» Brief: Transcribe exactly everything in the data below from the line containing "- Service rate: μ = 11.8/hour" down to the line containing "- λ = 6.9/hour, μ = 11.1/hour", both lines included and nothing further.

---------- Records supplied

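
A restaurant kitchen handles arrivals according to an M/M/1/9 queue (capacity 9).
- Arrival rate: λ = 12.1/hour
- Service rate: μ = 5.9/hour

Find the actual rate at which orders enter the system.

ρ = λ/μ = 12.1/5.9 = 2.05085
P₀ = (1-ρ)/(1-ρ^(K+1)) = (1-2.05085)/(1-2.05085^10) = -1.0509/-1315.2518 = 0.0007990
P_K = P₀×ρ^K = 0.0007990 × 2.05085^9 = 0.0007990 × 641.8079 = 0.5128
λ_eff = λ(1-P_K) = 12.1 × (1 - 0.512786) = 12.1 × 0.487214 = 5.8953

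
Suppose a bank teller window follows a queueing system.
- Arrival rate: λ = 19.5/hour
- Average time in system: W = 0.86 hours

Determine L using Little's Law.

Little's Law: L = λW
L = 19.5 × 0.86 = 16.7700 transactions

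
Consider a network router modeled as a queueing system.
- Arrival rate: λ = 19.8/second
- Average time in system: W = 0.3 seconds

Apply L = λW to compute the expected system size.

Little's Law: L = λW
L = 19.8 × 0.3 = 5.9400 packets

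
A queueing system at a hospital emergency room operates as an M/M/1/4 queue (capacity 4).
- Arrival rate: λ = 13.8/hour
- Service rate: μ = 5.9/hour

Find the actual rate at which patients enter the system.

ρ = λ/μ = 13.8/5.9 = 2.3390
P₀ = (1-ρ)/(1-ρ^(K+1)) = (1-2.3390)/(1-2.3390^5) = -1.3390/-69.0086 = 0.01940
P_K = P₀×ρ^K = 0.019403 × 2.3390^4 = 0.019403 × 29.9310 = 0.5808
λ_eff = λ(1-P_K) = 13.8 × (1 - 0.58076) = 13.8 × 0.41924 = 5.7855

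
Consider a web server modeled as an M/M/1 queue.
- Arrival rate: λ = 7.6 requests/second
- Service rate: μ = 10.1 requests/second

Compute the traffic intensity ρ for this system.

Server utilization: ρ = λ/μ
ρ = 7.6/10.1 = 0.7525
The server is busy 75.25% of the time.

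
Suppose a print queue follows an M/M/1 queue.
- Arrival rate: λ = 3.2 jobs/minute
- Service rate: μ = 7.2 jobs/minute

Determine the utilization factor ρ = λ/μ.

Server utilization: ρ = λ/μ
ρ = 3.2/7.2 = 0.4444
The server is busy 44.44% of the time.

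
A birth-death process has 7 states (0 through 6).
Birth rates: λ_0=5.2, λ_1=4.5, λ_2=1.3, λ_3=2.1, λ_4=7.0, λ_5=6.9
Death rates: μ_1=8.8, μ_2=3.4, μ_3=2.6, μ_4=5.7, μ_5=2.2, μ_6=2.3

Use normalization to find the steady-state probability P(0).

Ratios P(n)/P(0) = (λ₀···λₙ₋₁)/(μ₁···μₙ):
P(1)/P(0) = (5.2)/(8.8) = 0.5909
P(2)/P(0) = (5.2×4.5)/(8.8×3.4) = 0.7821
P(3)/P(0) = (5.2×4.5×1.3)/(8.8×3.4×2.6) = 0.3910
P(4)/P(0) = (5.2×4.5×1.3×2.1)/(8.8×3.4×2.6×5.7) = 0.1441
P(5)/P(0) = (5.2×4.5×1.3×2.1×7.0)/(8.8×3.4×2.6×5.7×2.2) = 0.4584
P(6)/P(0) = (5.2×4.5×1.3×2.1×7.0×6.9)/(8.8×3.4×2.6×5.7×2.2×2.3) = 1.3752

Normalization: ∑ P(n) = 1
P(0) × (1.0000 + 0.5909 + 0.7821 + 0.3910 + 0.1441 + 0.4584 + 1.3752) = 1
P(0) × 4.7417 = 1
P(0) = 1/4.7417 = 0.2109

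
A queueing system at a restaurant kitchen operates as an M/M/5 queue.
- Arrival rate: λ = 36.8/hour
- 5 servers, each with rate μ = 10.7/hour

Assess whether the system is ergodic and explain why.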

--------------------
---------- Records supplied

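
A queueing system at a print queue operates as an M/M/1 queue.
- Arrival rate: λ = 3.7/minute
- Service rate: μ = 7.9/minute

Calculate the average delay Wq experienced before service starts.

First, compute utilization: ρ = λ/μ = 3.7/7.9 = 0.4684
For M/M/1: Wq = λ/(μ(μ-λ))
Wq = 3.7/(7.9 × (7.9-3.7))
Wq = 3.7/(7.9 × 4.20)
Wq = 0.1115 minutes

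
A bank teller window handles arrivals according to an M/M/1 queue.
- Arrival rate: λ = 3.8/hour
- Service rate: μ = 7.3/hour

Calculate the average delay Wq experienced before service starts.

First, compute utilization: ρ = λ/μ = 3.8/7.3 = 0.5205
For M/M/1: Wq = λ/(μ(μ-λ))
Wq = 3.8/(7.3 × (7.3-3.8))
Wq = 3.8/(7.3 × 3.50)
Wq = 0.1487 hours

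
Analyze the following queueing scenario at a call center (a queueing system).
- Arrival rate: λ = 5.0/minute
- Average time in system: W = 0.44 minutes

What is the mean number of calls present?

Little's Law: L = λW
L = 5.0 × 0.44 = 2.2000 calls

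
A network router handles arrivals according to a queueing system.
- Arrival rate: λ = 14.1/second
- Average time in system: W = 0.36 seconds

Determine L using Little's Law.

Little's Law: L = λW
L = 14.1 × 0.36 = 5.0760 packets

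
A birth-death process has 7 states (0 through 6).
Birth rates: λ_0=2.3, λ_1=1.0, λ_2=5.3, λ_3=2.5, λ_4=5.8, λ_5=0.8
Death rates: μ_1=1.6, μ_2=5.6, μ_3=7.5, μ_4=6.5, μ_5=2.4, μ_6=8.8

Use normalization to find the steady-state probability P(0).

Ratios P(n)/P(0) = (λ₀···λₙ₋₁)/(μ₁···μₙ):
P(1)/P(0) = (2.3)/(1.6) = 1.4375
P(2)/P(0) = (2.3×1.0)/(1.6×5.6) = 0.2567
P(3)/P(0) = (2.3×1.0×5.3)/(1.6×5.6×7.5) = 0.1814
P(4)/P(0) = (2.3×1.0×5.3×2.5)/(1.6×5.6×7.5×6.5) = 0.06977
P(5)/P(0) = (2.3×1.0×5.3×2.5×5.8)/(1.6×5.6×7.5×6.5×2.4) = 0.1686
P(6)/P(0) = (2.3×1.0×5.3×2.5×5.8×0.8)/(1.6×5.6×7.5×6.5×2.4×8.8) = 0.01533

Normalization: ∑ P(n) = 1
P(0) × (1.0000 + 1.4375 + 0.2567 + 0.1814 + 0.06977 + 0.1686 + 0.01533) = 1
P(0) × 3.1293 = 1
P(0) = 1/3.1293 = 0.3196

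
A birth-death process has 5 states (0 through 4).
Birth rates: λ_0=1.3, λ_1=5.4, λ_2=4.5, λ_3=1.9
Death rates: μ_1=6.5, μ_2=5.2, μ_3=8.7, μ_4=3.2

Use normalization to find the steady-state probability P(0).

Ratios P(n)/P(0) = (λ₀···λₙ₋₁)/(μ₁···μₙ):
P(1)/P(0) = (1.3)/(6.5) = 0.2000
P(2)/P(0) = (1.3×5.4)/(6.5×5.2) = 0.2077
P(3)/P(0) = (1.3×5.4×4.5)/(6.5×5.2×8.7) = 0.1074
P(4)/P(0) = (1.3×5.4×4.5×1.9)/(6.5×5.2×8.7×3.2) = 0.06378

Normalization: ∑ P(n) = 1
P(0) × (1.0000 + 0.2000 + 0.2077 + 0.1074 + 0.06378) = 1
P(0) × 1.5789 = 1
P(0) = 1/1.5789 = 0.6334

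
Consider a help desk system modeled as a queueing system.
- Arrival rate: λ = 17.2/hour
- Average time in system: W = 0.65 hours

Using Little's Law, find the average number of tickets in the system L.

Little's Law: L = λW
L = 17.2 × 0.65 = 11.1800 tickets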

--------------------
---------- Records supplied

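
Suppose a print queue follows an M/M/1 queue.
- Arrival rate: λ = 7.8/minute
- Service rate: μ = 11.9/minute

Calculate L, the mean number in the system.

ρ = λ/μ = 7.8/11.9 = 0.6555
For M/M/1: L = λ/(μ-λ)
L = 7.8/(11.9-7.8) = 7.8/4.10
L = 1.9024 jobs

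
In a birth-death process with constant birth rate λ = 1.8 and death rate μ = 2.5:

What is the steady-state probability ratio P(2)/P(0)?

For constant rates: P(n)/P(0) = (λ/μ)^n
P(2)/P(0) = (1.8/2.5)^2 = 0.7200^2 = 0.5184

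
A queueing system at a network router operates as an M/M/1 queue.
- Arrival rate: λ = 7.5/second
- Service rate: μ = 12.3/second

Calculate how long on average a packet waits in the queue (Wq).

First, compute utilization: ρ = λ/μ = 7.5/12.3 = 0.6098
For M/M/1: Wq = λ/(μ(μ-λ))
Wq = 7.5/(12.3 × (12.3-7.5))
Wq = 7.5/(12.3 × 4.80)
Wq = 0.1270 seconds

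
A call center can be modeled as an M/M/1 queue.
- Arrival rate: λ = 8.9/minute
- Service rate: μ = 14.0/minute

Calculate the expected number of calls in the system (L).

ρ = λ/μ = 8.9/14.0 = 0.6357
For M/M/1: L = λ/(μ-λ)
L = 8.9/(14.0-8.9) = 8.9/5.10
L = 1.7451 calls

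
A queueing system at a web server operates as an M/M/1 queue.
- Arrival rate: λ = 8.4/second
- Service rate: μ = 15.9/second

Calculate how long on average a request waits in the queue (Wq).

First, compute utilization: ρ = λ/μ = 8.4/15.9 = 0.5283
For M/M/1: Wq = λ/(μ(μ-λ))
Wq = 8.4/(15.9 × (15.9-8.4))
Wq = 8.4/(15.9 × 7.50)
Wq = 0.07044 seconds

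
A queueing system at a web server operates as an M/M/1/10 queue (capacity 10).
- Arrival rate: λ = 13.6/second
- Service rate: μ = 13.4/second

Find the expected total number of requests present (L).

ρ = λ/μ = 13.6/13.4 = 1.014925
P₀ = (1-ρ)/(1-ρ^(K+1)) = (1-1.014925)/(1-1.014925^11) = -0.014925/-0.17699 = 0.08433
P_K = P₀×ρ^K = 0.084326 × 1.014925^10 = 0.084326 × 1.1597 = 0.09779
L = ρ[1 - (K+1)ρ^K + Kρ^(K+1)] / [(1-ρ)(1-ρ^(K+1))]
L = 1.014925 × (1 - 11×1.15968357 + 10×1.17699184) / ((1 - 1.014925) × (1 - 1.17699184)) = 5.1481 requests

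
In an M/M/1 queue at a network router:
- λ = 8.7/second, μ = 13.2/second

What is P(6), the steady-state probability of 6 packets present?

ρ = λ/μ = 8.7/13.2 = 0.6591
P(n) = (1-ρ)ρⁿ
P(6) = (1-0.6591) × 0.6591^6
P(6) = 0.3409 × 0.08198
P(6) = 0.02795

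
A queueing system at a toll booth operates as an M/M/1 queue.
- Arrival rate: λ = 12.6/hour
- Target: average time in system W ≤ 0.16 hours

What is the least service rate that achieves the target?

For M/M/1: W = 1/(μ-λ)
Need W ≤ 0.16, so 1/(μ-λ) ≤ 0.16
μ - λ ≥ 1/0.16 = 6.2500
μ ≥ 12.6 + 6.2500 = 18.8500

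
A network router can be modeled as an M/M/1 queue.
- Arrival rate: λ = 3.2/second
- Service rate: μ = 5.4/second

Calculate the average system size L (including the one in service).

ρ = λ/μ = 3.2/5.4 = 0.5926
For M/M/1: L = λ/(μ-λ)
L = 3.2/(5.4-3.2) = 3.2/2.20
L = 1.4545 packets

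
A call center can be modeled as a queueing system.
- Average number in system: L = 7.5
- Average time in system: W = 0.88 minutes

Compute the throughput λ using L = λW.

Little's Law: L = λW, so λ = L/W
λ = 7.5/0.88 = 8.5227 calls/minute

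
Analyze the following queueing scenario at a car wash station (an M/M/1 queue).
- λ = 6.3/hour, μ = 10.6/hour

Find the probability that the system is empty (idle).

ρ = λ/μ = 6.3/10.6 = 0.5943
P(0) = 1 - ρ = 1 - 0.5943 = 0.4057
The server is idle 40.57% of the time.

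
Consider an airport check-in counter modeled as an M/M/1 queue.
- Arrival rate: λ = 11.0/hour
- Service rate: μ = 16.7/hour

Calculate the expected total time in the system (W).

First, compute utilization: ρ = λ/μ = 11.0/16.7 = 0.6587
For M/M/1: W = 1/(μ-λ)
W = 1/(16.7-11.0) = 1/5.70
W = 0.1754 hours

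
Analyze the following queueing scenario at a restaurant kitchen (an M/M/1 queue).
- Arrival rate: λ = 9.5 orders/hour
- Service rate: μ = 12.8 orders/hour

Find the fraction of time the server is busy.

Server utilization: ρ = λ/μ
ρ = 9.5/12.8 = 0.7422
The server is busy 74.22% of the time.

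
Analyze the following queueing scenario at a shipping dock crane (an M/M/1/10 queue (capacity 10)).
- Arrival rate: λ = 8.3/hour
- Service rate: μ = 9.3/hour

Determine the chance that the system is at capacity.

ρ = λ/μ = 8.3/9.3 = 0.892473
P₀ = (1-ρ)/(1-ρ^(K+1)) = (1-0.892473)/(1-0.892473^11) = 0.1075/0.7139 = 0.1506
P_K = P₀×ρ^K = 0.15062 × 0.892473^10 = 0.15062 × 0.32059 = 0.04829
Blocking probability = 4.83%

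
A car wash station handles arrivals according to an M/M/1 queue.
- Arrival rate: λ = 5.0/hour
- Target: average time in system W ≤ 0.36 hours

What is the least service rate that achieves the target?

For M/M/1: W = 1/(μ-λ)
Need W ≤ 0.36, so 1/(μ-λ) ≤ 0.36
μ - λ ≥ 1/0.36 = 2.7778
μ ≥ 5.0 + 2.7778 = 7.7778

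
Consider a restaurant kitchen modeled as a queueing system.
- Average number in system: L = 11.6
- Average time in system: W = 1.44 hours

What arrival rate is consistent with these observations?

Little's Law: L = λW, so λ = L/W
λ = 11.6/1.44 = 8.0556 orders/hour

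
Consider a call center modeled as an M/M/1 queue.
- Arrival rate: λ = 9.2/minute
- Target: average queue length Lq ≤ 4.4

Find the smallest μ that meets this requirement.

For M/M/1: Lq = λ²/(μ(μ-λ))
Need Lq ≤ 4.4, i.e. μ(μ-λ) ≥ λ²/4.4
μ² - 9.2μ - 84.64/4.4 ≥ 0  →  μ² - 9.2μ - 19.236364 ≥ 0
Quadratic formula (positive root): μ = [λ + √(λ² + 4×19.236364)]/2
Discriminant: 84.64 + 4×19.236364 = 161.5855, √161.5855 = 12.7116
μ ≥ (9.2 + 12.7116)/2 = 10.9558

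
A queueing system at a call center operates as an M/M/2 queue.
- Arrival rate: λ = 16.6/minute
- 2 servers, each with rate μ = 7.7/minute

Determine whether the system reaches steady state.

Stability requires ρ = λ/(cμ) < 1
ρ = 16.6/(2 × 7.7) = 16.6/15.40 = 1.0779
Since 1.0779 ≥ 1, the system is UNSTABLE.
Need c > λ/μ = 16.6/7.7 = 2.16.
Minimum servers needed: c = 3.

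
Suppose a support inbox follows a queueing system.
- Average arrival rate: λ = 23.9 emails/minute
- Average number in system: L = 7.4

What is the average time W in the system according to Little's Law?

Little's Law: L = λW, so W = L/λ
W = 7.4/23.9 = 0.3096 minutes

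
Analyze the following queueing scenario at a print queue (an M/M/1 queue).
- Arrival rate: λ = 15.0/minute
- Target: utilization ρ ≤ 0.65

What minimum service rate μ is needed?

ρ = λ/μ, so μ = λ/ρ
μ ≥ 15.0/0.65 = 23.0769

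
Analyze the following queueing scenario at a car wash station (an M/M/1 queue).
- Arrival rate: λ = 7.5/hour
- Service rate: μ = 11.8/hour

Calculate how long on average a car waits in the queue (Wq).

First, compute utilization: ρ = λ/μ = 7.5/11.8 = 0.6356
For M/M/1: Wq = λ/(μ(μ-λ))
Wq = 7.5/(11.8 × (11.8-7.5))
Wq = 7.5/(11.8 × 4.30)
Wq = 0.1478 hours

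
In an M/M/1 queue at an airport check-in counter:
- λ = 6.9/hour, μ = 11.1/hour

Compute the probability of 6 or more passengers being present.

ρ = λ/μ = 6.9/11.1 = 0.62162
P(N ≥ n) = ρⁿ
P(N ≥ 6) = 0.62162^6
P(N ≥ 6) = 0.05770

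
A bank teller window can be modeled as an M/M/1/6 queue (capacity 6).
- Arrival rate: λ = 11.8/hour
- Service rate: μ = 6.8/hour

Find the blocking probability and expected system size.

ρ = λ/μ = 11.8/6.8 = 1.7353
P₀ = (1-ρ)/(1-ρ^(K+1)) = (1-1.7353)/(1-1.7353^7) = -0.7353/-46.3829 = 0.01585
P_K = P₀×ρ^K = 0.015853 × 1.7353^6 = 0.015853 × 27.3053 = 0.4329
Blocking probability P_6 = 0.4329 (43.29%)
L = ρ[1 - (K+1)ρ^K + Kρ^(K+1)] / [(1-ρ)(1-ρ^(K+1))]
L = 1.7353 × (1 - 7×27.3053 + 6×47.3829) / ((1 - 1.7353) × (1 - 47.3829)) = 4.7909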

--------------------

» Worked solution:
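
- Service rate: μ = 11.8/hour

Calculate how long on average a car waits in the queue (Wq).

First, compute utilization: ρ = λ/μ = 7.5/11.8 = 0.6356
For M/M/1: Wq = λ/(μ(μ-λ))
Wq = 7.5/(11.8 × (11.8-7.5))
Wq = 7.5/(11.8 × 4.30)
Wq = 0.1478 hours

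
In an M/M/1 queue at an airport check-in counter:
- λ = 6.9/hour, μ = 11.1/hour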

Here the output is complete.